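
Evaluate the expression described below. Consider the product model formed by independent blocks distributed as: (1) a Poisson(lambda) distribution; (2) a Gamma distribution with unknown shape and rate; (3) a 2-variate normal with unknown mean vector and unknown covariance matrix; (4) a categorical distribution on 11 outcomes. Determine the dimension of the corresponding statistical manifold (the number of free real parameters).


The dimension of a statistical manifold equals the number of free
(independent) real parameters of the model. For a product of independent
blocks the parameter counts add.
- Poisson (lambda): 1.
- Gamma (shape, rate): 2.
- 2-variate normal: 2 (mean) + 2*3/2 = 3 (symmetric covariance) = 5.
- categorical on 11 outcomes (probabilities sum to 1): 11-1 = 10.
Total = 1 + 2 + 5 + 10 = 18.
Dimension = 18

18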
--------------------------------
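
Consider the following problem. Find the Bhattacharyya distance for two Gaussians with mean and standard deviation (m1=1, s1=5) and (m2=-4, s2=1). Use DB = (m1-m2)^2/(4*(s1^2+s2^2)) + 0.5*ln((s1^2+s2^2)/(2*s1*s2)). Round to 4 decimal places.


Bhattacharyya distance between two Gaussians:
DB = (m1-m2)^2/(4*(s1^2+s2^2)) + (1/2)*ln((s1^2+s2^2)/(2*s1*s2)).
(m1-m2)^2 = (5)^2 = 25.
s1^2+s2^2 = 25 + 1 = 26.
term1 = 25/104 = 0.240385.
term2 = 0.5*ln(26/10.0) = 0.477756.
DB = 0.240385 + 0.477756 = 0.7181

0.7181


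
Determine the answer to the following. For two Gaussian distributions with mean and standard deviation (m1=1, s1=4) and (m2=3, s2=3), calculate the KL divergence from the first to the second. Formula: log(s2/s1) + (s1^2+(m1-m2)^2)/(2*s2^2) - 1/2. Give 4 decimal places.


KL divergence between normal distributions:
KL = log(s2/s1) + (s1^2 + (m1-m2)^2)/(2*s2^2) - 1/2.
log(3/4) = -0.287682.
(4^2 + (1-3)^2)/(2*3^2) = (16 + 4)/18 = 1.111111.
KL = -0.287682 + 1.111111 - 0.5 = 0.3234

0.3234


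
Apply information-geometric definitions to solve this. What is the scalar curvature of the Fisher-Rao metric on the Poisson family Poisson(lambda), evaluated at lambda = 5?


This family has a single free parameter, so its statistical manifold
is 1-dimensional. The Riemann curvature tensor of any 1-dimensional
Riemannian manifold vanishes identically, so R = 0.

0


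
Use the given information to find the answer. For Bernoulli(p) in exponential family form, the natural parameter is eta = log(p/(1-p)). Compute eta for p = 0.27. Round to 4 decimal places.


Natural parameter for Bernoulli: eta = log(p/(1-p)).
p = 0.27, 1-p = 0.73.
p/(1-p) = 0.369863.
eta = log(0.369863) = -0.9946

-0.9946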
--------------------------------
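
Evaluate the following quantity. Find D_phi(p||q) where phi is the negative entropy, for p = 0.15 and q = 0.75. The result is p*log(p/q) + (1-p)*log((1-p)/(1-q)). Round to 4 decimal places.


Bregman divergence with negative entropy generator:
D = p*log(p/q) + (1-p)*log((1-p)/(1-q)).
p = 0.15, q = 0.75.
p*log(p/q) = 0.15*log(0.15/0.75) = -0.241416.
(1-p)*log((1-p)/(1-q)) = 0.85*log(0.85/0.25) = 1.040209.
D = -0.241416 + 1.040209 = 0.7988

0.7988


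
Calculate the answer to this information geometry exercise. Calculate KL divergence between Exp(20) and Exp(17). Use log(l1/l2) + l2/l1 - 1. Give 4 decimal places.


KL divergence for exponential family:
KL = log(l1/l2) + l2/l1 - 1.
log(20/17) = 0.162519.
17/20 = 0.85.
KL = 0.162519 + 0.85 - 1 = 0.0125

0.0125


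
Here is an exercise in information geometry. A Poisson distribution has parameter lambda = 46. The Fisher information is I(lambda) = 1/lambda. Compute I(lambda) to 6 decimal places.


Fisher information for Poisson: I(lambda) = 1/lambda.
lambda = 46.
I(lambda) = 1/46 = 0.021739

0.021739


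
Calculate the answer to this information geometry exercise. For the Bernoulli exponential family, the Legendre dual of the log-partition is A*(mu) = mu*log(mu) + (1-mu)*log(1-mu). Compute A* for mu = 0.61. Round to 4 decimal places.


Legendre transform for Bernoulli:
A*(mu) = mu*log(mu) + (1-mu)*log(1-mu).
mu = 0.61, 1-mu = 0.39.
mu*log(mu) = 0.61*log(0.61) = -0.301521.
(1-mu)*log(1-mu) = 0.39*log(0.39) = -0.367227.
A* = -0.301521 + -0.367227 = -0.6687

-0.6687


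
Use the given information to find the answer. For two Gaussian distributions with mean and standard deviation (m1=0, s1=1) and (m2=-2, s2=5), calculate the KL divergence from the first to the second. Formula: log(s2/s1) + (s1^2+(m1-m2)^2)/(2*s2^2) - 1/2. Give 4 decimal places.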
--------------------------------
▸ **TASK REQUIREMENTS**: Your answer should be the exact lines above from the one with "1. Give 4 decimal places." through the one with "Use the given information to find the answer. For two", both included, and nothing besides.

▸ **SOLUTION**:
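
Calculate the answer to this information geometry exercise. Calculate KL divergence between Exp(20) and Exp(17). Use log(l1/l2) + l2/l1 - 1. Give 4 decimal places.


KL divergence for exponential family:
KL = log(l1/l2) + l2/l1 - 1.
log(20/17) = 0.162519.
17/20 = 0.85.
KL = 0.162519 + 0.85 - 1 = 0.0125

0.0125


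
Here is an exercise in information geometry. A Poisson distribution has parameter lambda = 46. The Fisher information is I(lambda) = 1/lambda. Compute I(lambda) to 6 decimal places.


Fisher information for Poisson: I(lambda) = 1/lambda.
lambda = 46.
I(lambda) = 1/46 = 0.021739

0.021739


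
Calculate the answer to this information geometry exercise. For the Bernoulli exponential family, the Legendre dual of the log-partition is A*(mu) = mu*log(mu) + (1-mu)*log(1-mu). Compute A* for mu = 0.61. Round to 4 decimal places.


Legendre transform for Bernoulli:
A*(mu) = mu*log(mu) + (1-mu)*log(1-mu).
mu = 0.61, 1-mu = 0.39.
mu*log(mu) = 0.61*log(0.61) = -0.301521.
(1-mu)*log(1-mu) = 0.39*log(0.39) = -0.367227.
A* = -0.301521 + -0.367227 = -0.6687

-0.6687


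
Use the given information to find the answer. For two Gaussian distributions with mean and standard deviation (m1=0, s1=1) and (m2=-2, s2=5), calculate the KL divergence from the first to the second. Formula: log(s2/s1) + (s1^2+(m1-m2)^2)/(2*s2^2) - 1/2. Give 4 decimal places.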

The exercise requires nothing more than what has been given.